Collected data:
····················
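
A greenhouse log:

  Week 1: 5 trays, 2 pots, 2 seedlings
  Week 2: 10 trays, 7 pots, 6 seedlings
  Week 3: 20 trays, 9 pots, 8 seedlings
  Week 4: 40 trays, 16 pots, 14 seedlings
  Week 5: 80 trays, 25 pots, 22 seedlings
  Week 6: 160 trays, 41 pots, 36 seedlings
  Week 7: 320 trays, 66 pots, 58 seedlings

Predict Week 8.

Trays: 5, 10, 20, 40, 80, 160, 320 → 640 (×2 each step).
Pots — each term is the sum of the two before it: 2, 7, 9, 16, 25, 41, 66 → 107.
Seedlings: each term is the sum of the two before it, so 2, 6, 8, 14, 22, 36, 58 → 94.
Combining the parts gives 640 trays, 107 pots, 94 seedlings.

640 trays, 107 pots, 94 seedlings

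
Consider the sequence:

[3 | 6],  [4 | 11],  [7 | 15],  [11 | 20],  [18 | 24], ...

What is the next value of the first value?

For the first value, each term is the sum of the two before it: 3, 4, 7, 11, 18 → 29.

29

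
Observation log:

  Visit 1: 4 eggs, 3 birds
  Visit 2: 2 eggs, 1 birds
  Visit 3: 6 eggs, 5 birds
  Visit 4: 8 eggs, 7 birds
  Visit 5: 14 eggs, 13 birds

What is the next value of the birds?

For the eggs, each term is the sum of the two before it: 4, 2, 6, 8, 14 → 22.
Birds: always 1 less than the eggs, so 3, 1, 5, 7, 13 → 21.

21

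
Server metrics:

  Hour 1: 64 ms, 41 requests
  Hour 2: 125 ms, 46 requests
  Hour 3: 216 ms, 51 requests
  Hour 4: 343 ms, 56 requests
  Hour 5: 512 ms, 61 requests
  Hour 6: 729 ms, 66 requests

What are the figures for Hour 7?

1000 ms, 71 requests

Ms: perfect cubes: 4³, 5³, 6³, …, so 64, 125, 216, 343, 512, 729 → 1000.
Requests — +5 each step: 41, 46, 51, 56, 61, 66 → 71.
Putting it together: 1000 ms, 71 requests.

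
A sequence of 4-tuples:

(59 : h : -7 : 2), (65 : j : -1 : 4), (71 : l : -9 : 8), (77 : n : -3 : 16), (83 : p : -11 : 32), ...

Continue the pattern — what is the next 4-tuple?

(89 : r : -5 : 64)

First slot: +6 each step; 59, 65, 71, 77, 83 → 89.
Letter goes h, j, l, n, p → r (letters move forward 2 places in the alphabet).
For the third slot, alternating steps +6, −8, +6, −8, …: -7, -1, -9, -3, -11 → -5.
For the fourth slot, ×2 each step: 2, 4, 8, 16, 32 → 64.
Combining the parts gives (89 : r : -5 : 64).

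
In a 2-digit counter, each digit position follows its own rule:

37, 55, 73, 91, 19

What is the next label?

37

First digit: +2 each step, mod 10; 3, 5, 7, 9, 1 → 3.
Second digit goes 7, 5, 3, 1, 9 → 7 (−2 each step, mod 10).
Combining the parts gives 37.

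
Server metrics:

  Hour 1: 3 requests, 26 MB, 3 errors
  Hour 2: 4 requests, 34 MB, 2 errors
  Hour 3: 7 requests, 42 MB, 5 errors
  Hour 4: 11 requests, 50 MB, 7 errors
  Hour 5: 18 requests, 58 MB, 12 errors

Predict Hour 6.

29 requests, 66 MB, 19 errors

Requests: each term is the sum of the two before it, so 3, 4, 7, 11, 18 → 29.
MB goes 26, 34, 42, 50, 58 → 66 (+8 each step).
Errors: each term is the sum of the two before it, so 3, 2, 5, 7, 12 → 19.
Putting it together: 29 requests, 66 MB, 19 errors.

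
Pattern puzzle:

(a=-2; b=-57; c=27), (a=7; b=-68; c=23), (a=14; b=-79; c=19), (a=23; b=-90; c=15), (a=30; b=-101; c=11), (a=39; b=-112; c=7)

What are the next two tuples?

A — alternating steps +9, +7, +9, +7, …: -2, 7, 14, 23, 30, 39 → 46 → 55.
B: −11 each step; -57, -68, -79, -90, -101, -112 → -123 → -134.
C: 27, 23, 19, 15, 11, 7 → 3 → -1 (−4 each step).
Putting the parts together: (a=46; b=-123; c=3) and then (a=55; b=-134; c=-1).

(a=46; b=-123; c=3), (a=55; b=-134; c=-1)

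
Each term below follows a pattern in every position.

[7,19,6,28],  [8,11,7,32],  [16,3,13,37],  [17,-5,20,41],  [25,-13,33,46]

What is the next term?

[26,-21,53,50]

First coordinate — alternating steps +1, +8, +1, +8, …: 7, 8, 16, 17, 25 → 26.
Second coordinate: −8 each step; 19, 11, 3, -5, -13 → -21.
For the third coordinate, each term is the sum of the two before it: 6, 7, 13, 20, 33 → 53.
Fourth coordinate: alternating steps +4, +5, +4, +5, …; 28, 32, 37, 41, 46 → 50.
So the next term is [26,-21,53,50].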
····················
**Problem description:** Set down precisely the lines above between the line holding "Visit 4: 8 eggs, 7 birds" and the line holding "(59 : h : -7 : 2), (65", inclusive, and nothing beyond them.

**Result:**
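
  Visit 4: 8 eggs, 7 birds
  Visit 5: 14 eggs, 13 birds

What is the next value of the birds?

For the eggs, each term is the sum of the two before it: 4, 2, 6, 8, 14 → 22.
Birds: always 1 less than the eggs, so 3, 1, 5, 7, 13 → 21.

21

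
Server metrics:

  Hour 1: 64 ms, 41 requests
  Hour 2: 125 ms, 46 requests
  Hour 3: 216 ms, 51 requests
  Hour 4: 343 ms, 56 requests
  Hour 5: 512 ms, 61 requests
  Hour 6: 729 ms, 66 requests

What are the figures for Hour 7?

1000 ms, 71 requests

Ms: perfect cubes: 4³, 5³, 6³, …, so 64, 125, 216, 343, 512, 729 → 1000.
Requests — +5 each step: 41, 46, 51, 56, 61, 66 → 71.
Putting it together: 1000 ms, 71 requests.

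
A sequence of 4-tuples:

(59 : h : -7 : 2), (65 : j : -1 : 4), (71 : l : -9 : 8), (77 : n : -3 : 16), (83 : p : -11 : 32), ...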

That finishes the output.